_Exercise_
Look for the word "following" in the entries and copy every line where it shows up.

Dataset content Block Start

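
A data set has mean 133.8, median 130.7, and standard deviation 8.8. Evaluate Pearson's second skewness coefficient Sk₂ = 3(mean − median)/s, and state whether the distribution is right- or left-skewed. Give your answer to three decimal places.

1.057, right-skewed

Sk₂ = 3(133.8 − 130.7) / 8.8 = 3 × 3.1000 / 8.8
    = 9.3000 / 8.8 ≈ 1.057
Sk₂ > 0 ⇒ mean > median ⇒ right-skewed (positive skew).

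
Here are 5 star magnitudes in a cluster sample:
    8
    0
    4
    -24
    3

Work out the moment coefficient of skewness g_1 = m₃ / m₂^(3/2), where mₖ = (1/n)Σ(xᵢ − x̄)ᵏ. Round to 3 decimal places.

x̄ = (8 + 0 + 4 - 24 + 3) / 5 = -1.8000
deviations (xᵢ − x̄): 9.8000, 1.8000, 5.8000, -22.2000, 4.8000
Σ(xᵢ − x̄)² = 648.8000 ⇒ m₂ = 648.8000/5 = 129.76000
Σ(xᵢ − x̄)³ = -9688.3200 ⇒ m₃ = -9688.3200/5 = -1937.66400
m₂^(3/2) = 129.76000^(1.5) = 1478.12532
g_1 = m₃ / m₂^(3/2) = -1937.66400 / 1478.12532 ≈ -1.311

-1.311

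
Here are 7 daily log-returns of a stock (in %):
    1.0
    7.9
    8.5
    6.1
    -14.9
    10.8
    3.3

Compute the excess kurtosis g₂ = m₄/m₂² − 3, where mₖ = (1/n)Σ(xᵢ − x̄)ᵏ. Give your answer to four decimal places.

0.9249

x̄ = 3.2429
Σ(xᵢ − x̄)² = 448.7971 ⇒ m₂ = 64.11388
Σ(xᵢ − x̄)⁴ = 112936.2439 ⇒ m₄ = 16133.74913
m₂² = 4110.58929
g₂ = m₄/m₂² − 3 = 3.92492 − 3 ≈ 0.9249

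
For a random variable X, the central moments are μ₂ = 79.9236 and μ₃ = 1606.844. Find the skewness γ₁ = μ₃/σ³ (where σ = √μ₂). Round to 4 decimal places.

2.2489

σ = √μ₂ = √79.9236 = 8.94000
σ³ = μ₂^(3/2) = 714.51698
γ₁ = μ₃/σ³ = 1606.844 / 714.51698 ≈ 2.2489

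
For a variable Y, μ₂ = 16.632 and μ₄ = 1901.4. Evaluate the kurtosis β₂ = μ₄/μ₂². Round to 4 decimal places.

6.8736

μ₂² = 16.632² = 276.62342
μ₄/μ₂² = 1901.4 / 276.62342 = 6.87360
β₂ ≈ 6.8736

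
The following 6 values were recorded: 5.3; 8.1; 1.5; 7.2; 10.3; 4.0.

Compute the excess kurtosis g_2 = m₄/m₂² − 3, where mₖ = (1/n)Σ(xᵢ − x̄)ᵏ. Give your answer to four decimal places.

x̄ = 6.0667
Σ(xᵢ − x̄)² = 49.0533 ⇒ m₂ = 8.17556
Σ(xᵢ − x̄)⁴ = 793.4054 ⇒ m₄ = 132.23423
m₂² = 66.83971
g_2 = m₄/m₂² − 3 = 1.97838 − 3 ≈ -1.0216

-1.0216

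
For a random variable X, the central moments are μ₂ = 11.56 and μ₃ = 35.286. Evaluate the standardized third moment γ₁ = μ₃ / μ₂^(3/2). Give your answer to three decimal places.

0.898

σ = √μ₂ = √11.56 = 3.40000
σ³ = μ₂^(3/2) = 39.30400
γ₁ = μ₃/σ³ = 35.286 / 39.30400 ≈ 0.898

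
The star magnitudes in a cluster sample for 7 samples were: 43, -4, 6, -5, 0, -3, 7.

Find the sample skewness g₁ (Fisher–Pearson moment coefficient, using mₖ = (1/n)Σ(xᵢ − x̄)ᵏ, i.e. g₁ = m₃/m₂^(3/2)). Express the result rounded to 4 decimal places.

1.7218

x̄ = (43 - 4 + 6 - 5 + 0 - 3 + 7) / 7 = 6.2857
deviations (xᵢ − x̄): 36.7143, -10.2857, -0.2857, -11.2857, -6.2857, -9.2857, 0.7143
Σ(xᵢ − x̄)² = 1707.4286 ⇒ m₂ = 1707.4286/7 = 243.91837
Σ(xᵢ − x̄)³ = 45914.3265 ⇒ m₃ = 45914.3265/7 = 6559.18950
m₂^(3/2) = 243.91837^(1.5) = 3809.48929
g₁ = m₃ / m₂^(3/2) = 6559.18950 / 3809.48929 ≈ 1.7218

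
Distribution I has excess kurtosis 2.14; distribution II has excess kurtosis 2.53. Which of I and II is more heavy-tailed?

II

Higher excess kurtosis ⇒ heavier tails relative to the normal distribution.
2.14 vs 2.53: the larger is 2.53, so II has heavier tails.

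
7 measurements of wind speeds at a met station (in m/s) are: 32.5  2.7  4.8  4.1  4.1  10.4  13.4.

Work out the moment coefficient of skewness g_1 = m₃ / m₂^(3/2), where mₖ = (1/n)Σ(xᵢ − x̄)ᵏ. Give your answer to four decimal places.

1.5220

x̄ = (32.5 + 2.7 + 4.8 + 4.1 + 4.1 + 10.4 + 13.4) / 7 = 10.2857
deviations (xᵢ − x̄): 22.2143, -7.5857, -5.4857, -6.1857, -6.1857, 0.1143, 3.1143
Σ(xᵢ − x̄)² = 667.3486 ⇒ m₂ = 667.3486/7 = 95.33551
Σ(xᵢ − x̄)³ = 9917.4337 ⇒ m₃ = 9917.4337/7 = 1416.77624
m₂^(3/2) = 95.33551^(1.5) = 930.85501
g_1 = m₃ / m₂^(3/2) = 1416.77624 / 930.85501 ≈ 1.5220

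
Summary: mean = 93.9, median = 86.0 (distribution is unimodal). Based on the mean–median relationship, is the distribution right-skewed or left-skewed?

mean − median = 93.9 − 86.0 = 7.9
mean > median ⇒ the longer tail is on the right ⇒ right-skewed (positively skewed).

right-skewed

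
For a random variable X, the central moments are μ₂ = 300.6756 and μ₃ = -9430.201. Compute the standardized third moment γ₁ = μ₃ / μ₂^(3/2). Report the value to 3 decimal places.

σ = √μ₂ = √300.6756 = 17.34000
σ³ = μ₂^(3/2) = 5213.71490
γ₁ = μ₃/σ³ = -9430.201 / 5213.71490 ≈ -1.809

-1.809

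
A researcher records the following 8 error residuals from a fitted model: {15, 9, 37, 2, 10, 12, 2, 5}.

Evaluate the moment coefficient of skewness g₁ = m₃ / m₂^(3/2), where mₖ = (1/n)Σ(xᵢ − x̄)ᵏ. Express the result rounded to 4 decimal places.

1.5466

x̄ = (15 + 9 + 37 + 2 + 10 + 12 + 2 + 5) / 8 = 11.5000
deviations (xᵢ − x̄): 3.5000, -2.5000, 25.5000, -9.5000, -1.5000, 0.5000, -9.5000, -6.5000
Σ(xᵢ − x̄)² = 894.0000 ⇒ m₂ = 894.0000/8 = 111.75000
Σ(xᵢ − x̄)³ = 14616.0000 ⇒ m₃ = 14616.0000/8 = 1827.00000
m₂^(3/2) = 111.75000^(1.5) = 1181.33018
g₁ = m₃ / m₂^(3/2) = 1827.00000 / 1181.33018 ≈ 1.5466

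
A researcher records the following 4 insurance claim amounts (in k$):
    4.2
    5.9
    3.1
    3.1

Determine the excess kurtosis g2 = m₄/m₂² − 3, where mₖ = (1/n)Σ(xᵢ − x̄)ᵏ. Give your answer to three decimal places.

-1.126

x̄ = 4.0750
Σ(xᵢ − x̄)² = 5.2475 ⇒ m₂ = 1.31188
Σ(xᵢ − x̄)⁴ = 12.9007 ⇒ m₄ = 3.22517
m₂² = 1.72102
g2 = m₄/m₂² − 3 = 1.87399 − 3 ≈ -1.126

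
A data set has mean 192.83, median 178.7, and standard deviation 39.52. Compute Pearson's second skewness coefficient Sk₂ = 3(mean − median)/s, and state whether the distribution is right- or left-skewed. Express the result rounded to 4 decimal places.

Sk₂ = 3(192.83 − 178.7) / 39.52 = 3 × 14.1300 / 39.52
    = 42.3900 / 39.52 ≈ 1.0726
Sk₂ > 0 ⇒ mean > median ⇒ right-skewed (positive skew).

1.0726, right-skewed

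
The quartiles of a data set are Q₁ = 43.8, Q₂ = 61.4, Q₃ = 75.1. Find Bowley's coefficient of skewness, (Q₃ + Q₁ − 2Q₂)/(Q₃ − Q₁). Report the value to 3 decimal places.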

Dataset content Block End

_Task result_
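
The following 6 values were recorded: 5.3; 8.1; 1.5; 7.2; 10.3; 4.0.
A researcher records the following 8 error residuals from a fitted model: {15, 9, 37, 2, 10, 12, 2, 5}.
A researcher records the following 4 insurance claim amounts (in k$):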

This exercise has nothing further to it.